[WHAT TO DO]:
All of the data that appears below is to be given again precisely as written.

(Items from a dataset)
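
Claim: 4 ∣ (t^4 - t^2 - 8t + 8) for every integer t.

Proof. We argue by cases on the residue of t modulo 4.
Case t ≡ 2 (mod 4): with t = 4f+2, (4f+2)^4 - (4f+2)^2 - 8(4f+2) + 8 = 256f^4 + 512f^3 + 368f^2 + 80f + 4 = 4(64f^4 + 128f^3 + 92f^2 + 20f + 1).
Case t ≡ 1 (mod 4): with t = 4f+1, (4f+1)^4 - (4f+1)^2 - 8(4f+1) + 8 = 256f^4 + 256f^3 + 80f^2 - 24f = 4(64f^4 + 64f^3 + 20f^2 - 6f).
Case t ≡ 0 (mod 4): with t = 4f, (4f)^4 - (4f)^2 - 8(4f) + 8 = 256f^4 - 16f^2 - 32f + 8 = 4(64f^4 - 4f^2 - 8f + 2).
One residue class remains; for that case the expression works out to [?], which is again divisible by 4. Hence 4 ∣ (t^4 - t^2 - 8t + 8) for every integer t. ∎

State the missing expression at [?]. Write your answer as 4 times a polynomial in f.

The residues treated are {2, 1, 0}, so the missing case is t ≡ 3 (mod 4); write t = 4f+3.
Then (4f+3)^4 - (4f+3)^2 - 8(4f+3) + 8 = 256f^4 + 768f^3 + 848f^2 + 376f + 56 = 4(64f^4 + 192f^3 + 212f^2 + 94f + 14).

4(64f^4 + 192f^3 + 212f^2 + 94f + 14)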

[TASK RESPONSE]:
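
Claim: 4 ∣ (t^4 - t^2 - 8t + 8) for every integer t.

Proof. We argue by cases on the residue of t modulo 4.
Case t ≡ 2 (mod 4): with t = 4f+2, (4f+2)^4 - (4f+2)^2 - 8(4f+2) + 8 = 256f^4 + 512f^3 + 368f^2 + 80f + 4 = 4(64f^4 + 128f^3 + 92f^2 + 20f + 1).
Case t ≡ 1 (mod 4): with t = 4f+1, (4f+1)^4 - (4f+1)^2 - 8(4f+1) + 8 = 256f^4 + 256f^3 + 80f^2 - 24f = 4(64f^4 + 64f^3 + 20f^2 - 6f).
Case t ≡ 0 (mod 4): with t = 4f, (4f)^4 - (4f)^2 - 8(4f) + 8 = 256f^4 - 16f^2 - 32f + 8 = 4(64f^4 - 4f^2 - 8f + 2).
One residue class remains; for that case the expression works out to [?], which is again divisible by 4. Hence 4 ∣ (t^4 - t^2 - 8t + 8) for every integer t. ∎

State the missing expression at [?]. Write your answer as 4 times a polynomial in f.

The residues treated are {2, 1, 0}, so the missing case is t ≡ 3 (mod 4); write t = 4f+3.
Then (4f+3)^4 - (4f+3)^2 - 8(4f+3) + 8 = 256f^4 + 768f^3 + 848f^2 + 376f + 56 = 4(64f^4 + 192f^3 + 212f^2 + 94f + 14).

4(64f^4 + 192f^3 + 212f^2 + 94f + 14)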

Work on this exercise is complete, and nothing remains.